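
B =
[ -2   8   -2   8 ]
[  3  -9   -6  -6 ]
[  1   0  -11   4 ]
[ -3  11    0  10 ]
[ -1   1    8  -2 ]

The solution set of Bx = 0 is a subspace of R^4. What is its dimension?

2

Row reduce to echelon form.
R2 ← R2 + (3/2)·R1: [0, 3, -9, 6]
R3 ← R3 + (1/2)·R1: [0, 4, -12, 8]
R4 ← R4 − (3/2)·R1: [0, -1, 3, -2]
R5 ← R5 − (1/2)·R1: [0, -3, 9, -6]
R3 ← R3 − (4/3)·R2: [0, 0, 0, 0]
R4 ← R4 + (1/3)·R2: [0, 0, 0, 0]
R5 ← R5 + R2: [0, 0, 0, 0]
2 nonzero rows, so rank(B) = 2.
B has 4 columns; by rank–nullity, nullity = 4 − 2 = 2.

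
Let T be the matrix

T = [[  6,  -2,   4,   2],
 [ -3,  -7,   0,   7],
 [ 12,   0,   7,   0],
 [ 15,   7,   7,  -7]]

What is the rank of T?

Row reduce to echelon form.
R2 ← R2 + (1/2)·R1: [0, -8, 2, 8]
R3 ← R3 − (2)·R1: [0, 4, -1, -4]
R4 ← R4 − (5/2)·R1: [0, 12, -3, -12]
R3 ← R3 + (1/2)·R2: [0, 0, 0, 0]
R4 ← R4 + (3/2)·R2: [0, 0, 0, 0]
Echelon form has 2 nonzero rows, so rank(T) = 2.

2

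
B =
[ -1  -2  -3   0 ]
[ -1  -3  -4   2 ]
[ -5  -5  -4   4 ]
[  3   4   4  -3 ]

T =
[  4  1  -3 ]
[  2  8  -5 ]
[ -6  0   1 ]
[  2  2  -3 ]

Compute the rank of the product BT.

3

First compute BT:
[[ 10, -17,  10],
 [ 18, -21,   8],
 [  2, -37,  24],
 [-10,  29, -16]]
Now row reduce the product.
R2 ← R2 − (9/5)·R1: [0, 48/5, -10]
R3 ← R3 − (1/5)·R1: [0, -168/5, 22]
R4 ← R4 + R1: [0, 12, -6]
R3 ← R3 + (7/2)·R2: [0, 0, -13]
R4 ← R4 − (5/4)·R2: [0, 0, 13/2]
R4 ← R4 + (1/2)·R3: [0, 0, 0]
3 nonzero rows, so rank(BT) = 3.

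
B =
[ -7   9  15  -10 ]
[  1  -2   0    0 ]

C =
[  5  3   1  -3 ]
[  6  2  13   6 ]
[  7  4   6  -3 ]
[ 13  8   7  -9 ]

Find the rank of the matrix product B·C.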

● What to produce:
Reproduce the whole of the records exactly, so that no line differs from the source above.

● Result for this exercise:
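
B =
[ -2   8   -2   8 ]
[  3  -9   -6  -6 ]
[  1   0  -11   4 ]
[ -3  11    0  10 ]
[ -1   1    8  -2 ]

The solution set of Bx = 0 is a subspace of R^4. What is its dimension?

2

Row reduce to echelon form.
R2 ← R2 + (3/2)·R1: [0, 3, -9, 6]
R3 ← R3 + (1/2)·R1: [0, 4, -12, 8]
R4 ← R4 − (3/2)·R1: [0, -1, 3, -2]
R5 ← R5 − (1/2)·R1: [0, -3, 9, -6]
R3 ← R3 − (4/3)·R2: [0, 0, 0, 0]
R4 ← R4 + (1/3)·R2: [0, 0, 0, 0]
R5 ← R5 + R2: [0, 0, 0, 0]
2 nonzero rows, so rank(B) = 2.
B has 4 columns; by rank–nullity, nullity = 4 − 2 = 2.

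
Let T be the matrix

T = [[  6,  -2,   4,   2],
 [ -3,  -7,   0,   7],
 [ 12,   0,   7,   0],
 [ 15,   7,   7,  -7]]

What is the rank of T?

Row reduce to echelon form.
R2 ← R2 + (1/2)·R1: [0, -8, 2, 8]
R3 ← R3 − (2)·R1: [0, 4, -1, -4]
R4 ← R4 − (5/2)·R1: [0, 12, -3, -12]
R3 ← R3 + (1/2)·R2: [0, 0, 0, 0]
R4 ← R4 + (3/2)·R2: [0, 0, 0, 0]
Echelon form has 2 nonzero rows, so rank(T) = 2.

2

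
B =
[ -1  -2  -3   0 ]
[ -1  -3  -4   2 ]
[ -5  -5  -4   4 ]
[  3   4   4  -3 ]

T =
[  4  1  -3 ]
[  2  8  -5 ]
[ -6  0   1 ]
[  2  2  -3 ]

Compute the rank of the product BT.

3

First compute BT:
[[ 10, -17,  10],
 [ 18, -21,   8],
 [  2, -37,  24],
 [-10,  29, -16]]
Now row reduce the product.
R2 ← R2 − (9/5)·R1: [0, 48/5, -10]
R3 ← R3 − (1/5)·R1: [0, -168/5, 22]
R4 ← R4 + R1: [0, 12, -6]
R3 ← R3 + (7/2)·R2: [0, 0, -13]
R4 ← R4 − (5/4)·R2: [0, 0, 13/2]
R4 ← R4 + (1/2)·R3: [0, 0, 0]
3 nonzero rows, so rank(BT) = 3.

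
B =
[ -7   9  15  -10 ]
[  1  -2   0    0 ]

C =
[  5  3   1  -3 ]
[  6  2  13   6 ]
[  7  4   6  -3 ]
[ 13  8   7  -9 ]

Find the rank of the matrix product B·C.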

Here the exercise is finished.